→ DATA PROVIDED:
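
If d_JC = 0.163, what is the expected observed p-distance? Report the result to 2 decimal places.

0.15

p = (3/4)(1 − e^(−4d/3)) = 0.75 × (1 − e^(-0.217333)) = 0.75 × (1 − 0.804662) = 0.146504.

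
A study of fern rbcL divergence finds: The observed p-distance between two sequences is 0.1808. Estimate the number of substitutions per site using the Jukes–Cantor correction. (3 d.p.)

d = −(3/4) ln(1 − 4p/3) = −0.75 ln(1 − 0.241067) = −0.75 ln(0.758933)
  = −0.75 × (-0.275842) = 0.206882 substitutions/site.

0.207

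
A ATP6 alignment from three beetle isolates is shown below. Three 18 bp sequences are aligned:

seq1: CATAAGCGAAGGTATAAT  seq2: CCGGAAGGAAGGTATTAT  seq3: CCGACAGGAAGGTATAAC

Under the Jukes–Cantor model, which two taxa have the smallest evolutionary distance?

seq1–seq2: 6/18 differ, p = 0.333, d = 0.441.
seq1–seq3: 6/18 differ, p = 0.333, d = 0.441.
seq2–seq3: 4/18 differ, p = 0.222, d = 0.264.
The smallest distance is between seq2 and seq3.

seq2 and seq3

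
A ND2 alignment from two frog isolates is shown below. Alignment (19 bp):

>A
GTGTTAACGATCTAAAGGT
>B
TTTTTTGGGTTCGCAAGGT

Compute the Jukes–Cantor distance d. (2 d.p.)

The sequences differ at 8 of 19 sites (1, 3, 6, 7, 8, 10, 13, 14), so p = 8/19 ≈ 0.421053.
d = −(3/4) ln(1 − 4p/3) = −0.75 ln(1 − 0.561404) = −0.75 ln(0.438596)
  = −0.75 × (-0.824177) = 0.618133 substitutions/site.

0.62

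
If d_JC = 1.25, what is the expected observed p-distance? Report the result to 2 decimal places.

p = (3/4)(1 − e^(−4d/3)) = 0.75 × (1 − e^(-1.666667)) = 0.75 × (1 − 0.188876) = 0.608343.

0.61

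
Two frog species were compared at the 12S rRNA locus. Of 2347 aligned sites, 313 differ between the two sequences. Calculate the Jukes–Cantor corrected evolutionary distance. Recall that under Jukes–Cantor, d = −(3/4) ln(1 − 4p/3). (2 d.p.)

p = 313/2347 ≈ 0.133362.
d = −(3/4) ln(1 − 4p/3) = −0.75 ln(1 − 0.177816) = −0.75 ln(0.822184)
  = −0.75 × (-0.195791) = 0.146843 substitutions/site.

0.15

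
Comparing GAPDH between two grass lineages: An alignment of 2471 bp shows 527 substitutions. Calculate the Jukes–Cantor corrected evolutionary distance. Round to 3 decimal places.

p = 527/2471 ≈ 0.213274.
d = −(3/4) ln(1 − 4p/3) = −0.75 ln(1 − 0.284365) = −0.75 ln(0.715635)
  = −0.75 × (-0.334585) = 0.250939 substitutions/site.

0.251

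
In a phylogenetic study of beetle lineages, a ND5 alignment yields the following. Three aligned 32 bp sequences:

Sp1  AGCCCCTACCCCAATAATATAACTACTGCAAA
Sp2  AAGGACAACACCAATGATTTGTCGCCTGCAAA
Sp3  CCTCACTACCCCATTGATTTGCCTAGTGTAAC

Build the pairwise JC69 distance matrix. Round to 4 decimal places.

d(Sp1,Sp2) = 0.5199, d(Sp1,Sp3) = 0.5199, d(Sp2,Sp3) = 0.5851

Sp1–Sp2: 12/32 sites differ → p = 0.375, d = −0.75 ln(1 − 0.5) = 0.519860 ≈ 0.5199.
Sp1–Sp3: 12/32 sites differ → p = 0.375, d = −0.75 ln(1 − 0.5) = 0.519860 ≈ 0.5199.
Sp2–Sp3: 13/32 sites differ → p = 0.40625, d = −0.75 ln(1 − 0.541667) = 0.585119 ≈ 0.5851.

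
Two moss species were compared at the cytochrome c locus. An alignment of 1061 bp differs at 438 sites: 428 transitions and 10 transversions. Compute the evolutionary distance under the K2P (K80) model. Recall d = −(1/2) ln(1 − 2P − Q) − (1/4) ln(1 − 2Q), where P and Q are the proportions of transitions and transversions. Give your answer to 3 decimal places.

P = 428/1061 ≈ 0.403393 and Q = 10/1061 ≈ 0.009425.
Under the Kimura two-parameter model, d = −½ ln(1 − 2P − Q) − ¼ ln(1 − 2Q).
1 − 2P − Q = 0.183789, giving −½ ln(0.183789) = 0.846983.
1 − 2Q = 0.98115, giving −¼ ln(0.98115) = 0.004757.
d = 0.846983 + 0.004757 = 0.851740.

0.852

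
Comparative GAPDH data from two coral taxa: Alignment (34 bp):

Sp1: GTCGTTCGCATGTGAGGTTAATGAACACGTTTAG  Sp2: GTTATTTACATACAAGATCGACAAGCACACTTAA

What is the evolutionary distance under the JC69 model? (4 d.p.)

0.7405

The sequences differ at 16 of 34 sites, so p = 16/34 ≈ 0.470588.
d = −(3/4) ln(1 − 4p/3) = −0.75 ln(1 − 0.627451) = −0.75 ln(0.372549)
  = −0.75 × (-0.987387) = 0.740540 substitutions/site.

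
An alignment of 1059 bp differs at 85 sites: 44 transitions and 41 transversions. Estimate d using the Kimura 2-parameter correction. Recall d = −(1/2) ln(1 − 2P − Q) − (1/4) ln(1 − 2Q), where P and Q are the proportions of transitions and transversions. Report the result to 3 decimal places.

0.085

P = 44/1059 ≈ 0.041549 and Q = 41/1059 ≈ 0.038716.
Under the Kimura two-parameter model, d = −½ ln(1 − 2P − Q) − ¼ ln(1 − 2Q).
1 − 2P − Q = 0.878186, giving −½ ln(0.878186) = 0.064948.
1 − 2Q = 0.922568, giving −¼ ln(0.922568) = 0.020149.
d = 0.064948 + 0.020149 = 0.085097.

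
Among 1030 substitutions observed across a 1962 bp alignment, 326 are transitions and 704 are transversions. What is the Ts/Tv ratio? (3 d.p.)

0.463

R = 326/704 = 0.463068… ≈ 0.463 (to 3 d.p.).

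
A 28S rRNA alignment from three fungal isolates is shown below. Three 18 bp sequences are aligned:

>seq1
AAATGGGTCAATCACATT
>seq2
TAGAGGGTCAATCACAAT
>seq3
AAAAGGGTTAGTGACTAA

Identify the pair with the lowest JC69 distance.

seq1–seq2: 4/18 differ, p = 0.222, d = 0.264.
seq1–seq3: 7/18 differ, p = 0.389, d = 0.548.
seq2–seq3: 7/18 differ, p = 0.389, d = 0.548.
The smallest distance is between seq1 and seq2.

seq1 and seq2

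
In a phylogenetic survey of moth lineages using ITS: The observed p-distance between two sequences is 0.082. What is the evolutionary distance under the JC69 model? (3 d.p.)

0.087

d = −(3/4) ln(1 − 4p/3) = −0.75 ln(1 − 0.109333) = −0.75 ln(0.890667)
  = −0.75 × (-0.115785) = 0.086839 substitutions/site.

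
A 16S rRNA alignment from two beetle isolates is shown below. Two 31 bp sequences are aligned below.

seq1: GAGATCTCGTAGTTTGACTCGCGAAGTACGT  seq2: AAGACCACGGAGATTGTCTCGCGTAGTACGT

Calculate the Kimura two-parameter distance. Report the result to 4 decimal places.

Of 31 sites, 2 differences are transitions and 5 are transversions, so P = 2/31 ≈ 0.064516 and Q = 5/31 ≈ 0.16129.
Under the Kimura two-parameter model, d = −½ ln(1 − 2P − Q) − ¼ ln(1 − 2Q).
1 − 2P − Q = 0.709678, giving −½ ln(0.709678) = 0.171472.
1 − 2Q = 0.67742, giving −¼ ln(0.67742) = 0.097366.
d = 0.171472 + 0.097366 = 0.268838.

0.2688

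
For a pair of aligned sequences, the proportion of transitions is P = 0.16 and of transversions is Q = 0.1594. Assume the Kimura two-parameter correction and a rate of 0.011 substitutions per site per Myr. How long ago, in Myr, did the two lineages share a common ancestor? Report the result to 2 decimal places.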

→ AIM OF THE EXERCISE: A single number is the whole answer: the count of lines above that hold "from".

→ OUTPUT FOR THIS TASK: 5